Retype, without alteration, each line from the line containing "Determine the critical" to the final line of the records.

──────────

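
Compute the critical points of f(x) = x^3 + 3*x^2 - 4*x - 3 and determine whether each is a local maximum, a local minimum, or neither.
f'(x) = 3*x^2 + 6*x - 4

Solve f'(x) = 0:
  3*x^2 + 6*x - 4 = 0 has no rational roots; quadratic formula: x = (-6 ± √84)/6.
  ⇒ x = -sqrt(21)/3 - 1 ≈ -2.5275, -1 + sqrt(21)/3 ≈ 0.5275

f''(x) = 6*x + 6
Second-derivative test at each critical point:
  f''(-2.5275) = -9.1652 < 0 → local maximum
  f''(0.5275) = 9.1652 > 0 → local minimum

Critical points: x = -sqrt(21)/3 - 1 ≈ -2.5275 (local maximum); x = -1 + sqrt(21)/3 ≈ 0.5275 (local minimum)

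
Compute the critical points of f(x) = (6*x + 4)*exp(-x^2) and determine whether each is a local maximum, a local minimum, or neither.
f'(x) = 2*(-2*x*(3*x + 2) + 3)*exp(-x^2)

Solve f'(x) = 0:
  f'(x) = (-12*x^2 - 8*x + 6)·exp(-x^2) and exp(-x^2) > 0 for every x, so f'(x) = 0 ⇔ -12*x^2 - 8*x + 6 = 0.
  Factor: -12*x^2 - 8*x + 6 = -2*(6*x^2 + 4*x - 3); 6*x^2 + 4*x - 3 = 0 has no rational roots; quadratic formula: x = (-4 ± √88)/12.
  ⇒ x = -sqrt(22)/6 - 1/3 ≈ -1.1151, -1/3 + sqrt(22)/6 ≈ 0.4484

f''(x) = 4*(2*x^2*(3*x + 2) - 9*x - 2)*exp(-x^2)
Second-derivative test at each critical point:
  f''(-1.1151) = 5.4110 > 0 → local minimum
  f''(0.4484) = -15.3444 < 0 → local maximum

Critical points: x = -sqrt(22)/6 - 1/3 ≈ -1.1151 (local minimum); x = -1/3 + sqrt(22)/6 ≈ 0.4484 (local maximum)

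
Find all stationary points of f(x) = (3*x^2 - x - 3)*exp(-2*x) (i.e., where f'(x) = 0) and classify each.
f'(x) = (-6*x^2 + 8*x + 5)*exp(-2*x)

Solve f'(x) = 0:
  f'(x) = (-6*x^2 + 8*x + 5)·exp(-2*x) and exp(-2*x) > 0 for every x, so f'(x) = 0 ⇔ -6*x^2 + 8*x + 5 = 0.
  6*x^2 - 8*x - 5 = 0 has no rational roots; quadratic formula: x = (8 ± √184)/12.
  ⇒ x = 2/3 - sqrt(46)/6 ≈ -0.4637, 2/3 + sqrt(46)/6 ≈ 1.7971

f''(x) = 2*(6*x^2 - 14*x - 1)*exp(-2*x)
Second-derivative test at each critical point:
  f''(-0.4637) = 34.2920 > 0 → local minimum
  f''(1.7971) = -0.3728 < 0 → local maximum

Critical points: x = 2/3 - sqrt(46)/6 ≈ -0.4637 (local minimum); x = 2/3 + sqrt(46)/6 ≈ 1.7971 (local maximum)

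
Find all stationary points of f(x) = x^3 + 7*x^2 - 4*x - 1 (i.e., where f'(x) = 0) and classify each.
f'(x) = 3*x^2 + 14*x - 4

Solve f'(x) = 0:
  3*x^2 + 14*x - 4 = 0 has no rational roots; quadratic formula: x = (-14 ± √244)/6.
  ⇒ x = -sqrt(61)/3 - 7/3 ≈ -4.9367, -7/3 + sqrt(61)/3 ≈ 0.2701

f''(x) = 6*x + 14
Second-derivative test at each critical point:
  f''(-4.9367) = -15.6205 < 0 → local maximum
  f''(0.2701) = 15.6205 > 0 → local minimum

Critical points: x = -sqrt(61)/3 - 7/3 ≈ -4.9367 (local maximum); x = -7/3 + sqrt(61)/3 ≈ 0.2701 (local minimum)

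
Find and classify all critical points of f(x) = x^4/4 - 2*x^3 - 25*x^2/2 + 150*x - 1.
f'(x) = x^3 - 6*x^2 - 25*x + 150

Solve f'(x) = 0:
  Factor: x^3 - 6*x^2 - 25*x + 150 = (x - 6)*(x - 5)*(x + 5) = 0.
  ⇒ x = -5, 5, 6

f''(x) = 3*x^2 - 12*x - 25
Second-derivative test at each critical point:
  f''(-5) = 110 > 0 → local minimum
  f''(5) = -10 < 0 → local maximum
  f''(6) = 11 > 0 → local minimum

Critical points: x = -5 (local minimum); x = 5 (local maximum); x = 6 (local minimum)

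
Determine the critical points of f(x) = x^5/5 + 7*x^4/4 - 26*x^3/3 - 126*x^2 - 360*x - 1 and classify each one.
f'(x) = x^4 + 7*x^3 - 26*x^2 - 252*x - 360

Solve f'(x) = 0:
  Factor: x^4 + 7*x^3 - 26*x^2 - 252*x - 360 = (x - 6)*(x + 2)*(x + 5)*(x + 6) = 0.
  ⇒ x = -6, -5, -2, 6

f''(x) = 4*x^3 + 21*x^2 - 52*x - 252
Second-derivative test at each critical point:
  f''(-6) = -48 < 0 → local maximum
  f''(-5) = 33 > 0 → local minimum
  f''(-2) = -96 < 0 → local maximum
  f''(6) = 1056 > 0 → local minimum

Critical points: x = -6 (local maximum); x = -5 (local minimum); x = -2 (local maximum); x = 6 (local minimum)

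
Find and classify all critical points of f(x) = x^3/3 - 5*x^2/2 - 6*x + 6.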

──────────

- [RESPONSE TO THE EXERCISE]:
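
Determine the critical points of f(x) = x^5/5 + 7*x^4/4 - 26*x^3/3 - 126*x^2 - 360*x - 1 and classify each one.
f'(x) = x^4 + 7*x^3 - 26*x^2 - 252*x - 360

Solve f'(x) = 0:
  Factor: x^4 + 7*x^3 - 26*x^2 - 252*x - 360 = (x - 6)*(x + 2)*(x + 5)*(x + 6) = 0.
  ⇒ x = -6, -5, -2, 6

f''(x) = 4*x^3 + 21*x^2 - 52*x - 252
Second-derivative test at each critical point:
  f''(-6) = -48 < 0 → local maximum
  f''(-5) = 33 > 0 → local minimum
  f''(-2) = -96 < 0 → local maximum
  f''(6) = 1056 > 0 → local minimum

Critical points: x = -6 (local maximum); x = -5 (local minimum); x = -2 (local maximum); x = 6 (local minimum)

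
Find and classify all critical points of f(x) = x^3/3 - 5*x^2/2 - 6*x + 6.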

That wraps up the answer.